| Instructions to follow |
The records below need to be copied in full. Match them exactly.
──────────────────────────────
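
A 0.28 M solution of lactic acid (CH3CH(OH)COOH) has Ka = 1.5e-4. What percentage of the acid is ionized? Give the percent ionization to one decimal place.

2.3%

CH3CH(OH)COOH ⇌ CH3CH(OH)COO- + H+; let x = [H+] at equilibrium.
x ≈ √(Ka·C₀) = √(1.5 × 10^-4 × 0.28) = 6.48 × 10^-3 M
% ionization = x/C₀ × 100% = 6.48 × 10^-3/0.28 × 100% = 2.3%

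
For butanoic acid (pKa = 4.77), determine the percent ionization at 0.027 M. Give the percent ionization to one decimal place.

2.5%

CH3(CH2)2COOH ⇌ CH3(CH2)2COO- + H+; let x = [H+] at equilibrium.
Ka = 10^(−4.77) = 1.70 × 10^-5
x ≈ √(Ka·C₀) = √(1.70 × 10^-5 × 0.027) = 6.77 × 10^-4 M
Fraction ionized = 6.77 × 10^-4 / 0.027 = 0.0251 → 2.5%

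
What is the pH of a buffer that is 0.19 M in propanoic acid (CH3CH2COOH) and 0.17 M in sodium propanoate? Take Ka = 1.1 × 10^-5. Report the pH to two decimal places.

pKa = −log(1.1 × 10^-5) = 4.959
Henderson–Hasselbalch: pH = pKa + log([CH3CH2COO-]/[CH3CH2COOH]) = 4.959 + log(0.17/0.19)
pH = 4.959 + (-0.048) = 4.91

pH = 4.91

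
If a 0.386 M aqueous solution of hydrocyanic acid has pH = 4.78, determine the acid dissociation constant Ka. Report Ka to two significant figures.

[H+] = 10^(-4.78) = 1.66 × 10^-5 M
At equilibrium [HA] = 0.386 − 1.66 × 10^-5 = 3.86 × 10^-1 M
Ka = [H+][A-]/[HA] = (1.66 × 10^-5)² / 3.86 × 10^-1 = 7.1 × 10^-10

Ka = 7.1 × 10^-10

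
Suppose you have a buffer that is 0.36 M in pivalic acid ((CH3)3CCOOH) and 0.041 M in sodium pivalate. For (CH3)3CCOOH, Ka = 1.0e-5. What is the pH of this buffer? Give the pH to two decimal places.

pH = 4.06

pKa = −log(1.0 × 10^-5) = 5.000
Using pH = pKa + log([base]/[acid]) with [base]/[acid] = 0.041/0.36:
pH = 5.000 + (-0.944) = 4.06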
──────────────────────────────
| The answer |
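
A 0.28 M solution of lactic acid (CH3CH(OH)COOH) has Ka = 1.5e-4. What percentage of the acid is ionized? Give the percent ionization to one decimal place.

2.3%

CH3CH(OH)COOH ⇌ CH3CH(OH)COO- + H+; let x = [H+] at equilibrium.
x ≈ √(Ka·C₀) = √(1.5 × 10^-4 × 0.28) = 6.48 × 10^-3 M
% ionization = x/C₀ × 100% = 6.48 × 10^-3/0.28 × 100% = 2.3%

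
For butanoic acid (pKa = 4.77), determine the percent ionization at 0.027 M. Give the percent ionization to one decimal place.

2.5%

CH3(CH2)2COOH ⇌ CH3(CH2)2COO- + H+; let x = [H+] at equilibrium.
Ka = 10^(−4.77) = 1.70 × 10^-5
x ≈ √(Ka·C₀) = √(1.70 × 10^-5 × 0.027) = 6.77 × 10^-4 M
Fraction ionized = 6.77 × 10^-4 / 0.027 = 0.0251 → 2.5%

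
What is the pH of a buffer that is 0.19 M in propanoic acid (CH3CH2COOH) and 0.17 M in sodium propanoate? Take Ka = 1.1 × 10^-5. Report the pH to two decimal places.

pKa = −log(1.1 × 10^-5) = 4.959
Henderson–Hasselbalch: pH = pKa + log([CH3CH2COO-]/[CH3CH2COOH]) = 4.959 + log(0.17/0.19)
pH = 4.959 + (-0.048) = 4.91

pH = 4.91

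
If a 0.386 M aqueous solution of hydrocyanic acid has pH = 4.78, determine the acid dissociation constant Ka. Report Ka to two significant figures.

[H+] = 10^(-4.78) = 1.66 × 10^-5 M
At equilibrium [HA] = 0.386 − 1.66 × 10^-5 = 3.86 × 10^-1 M
Ka = [H+][A-]/[HA] = (1.66 × 10^-5)² / 3.86 × 10^-1 = 7.1 × 10^-10

Ka = 7.1 × 10^-10

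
Suppose you have a buffer that is 0.36 M in pivalic acid ((CH3)3CCOOH) and 0.041 M in sodium pivalate. For (CH3)3CCOOH, Ka = 1.0e-5. What is the pH of this buffer? Give the pH to two decimal places.

pH = 4.06

pKa = −log(1.0 × 10^-5) = 5.000
Using pH = pKa + log([base]/[acid]) with [base]/[acid] = 0.041/0.36:
pH = 5.000 + (-0.944) = 4.06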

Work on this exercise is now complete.